WHAT TO DO:
Please transcribe all of the records precisely.

AVAILABLE DATA:
* * * *
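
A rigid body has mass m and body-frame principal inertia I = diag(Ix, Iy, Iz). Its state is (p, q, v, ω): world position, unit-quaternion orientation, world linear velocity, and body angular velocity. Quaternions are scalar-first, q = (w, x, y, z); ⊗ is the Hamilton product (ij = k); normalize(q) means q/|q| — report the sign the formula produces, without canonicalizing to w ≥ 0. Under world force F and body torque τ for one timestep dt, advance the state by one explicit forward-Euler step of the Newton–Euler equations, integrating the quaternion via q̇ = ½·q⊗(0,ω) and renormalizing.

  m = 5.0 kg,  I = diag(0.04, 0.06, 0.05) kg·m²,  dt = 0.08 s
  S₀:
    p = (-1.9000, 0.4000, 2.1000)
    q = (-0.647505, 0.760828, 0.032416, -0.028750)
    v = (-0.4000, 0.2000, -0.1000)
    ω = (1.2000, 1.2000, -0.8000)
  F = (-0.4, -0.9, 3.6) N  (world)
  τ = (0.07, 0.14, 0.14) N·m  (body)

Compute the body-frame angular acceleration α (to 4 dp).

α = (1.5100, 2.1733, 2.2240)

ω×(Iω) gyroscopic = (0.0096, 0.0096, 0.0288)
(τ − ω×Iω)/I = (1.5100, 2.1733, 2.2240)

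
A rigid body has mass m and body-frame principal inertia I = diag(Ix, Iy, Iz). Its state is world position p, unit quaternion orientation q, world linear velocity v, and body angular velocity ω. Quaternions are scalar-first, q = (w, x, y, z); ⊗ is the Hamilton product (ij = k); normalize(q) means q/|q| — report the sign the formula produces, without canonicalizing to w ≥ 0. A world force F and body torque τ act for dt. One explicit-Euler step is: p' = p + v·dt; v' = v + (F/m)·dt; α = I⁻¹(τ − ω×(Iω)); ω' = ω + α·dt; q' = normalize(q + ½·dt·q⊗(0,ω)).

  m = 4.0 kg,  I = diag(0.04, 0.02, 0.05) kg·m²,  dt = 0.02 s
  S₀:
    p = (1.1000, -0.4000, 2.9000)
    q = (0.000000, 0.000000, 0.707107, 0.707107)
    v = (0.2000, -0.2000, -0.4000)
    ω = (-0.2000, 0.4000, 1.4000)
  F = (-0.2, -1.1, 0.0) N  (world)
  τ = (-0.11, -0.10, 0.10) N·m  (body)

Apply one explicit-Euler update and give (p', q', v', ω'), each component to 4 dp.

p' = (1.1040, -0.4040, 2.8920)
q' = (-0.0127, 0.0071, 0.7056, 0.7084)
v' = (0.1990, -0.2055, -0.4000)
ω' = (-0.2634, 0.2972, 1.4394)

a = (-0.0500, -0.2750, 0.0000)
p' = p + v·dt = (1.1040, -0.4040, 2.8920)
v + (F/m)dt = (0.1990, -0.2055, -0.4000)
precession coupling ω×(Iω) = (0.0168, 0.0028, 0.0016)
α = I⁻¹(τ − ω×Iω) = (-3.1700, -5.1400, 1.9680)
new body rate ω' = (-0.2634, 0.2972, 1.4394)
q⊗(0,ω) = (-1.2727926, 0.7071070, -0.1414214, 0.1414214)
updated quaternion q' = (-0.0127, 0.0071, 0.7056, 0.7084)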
* * * *
ANSWER FOR THIS EXERCISE:
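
A rigid body has mass m and body-frame principal inertia I = diag(Ix, Iy, Iz). Its state is (p, q, v, ω): world position, unit-quaternion orientation, world linear velocity, and body angular velocity. Quaternions are scalar-first, q = (w, x, y, z); ⊗ is the Hamilton product (ij = k); normalize(q) means q/|q| — report the sign the formula produces, without canonicalizing to w ≥ 0. Under world force F and body torque τ for one timestep dt, advance the state by one explicit forward-Euler step of the Newton–Euler equations, integrating the quaternion via q̇ = ½·q⊗(0,ω) and renormalizing.

  m = 5.0 kg,  I = diag(0.04, 0.06, 0.05) kg·m²,  dt = 0.08 s
  S₀:
    p = (-1.9000, 0.4000, 2.1000)
    q = (-0.647505, 0.760828, 0.032416, -0.028750)
    v = (-0.4000, 0.2000, -0.1000)
    ω = (1.2000, 1.2000, -0.8000)
  F = (-0.4, -0.9, 3.6) N  (world)
  τ = (0.07, 0.14, 0.14) N·m  (body)

Compute the body-frame angular acceleration α (to 4 dp).

α = (1.5100, 2.1733, 2.2240)

ω×(Iω) gyroscopic = (0.0096, 0.0096, 0.0288)
(τ − ω×Iω)/I = (1.5100, 2.1733, 2.2240)

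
A rigid body has mass m and body-frame principal inertia I = diag(Ix, Iy, Iz). Its state is world position p, unit quaternion orientation q, world linear velocity v, and body angular velocity ω. Quaternions are scalar-first, q = (w, x, y, z); ⊗ is the Hamilton product (ij = k); normalize(q) means q/|q| — report the sign the formula produces, without canonicalizing to w ≥ 0. A world force F and body torque τ act for dt. One explicit-Euler step is: p' = p + v·dt; v' = v + (F/m)·dt; α = I⁻¹(τ − ω×(Iω)); ω' = ω + α·dt; q' = normalize(q + ½·dt·q⊗(0,ω)).

  m = 4.0 kg,  I = diag(0.04, 0.02, 0.05) kg·m²,  dt = 0.02 s
  S₀:
    p = (1.1000, -0.4000, 2.9000)
    q = (0.000000, 0.000000, 0.707107, 0.707107)
    v = (0.2000, -0.2000, -0.4000)
    ω = (-0.2000, 0.4000, 1.4000)
  F = (-0.2, -1.1, 0.0) N  (world)
  τ = (-0.11, -0.10, 0.10) N·m  (body)

Apply one explicit-Euler update and give (p', q', v', ω'), each component to 4 dp.

p' = (1.1040, -0.4040, 2.8920)
q' = (-0.0127, 0.0071, 0.7056, 0.7084)
v' = (0.1990, -0.2055, -0.4000)
ω' = (-0.2634, 0.2972, 1.4394)

a = (-0.0500, -0.2750, 0.0000)
p' = p + v·dt = (1.1040, -0.4040, 2.8920)
v + (F/m)dt = (0.1990, -0.2055, -0.4000)
precession coupling ω×(Iω) = (0.0168, 0.0028, 0.0016)
α = I⁻¹(τ − ω×Iω) = (-3.1700, -5.1400, 1.9680)
new body rate ω' = (-0.2634, 0.2972, 1.4394)
q⊗(0,ω) = (-1.2727926, 0.7071070, -0.1414214, 0.1414214)
updated quaternion q' = (-0.0127, 0.0071, 0.7056, 0.7084)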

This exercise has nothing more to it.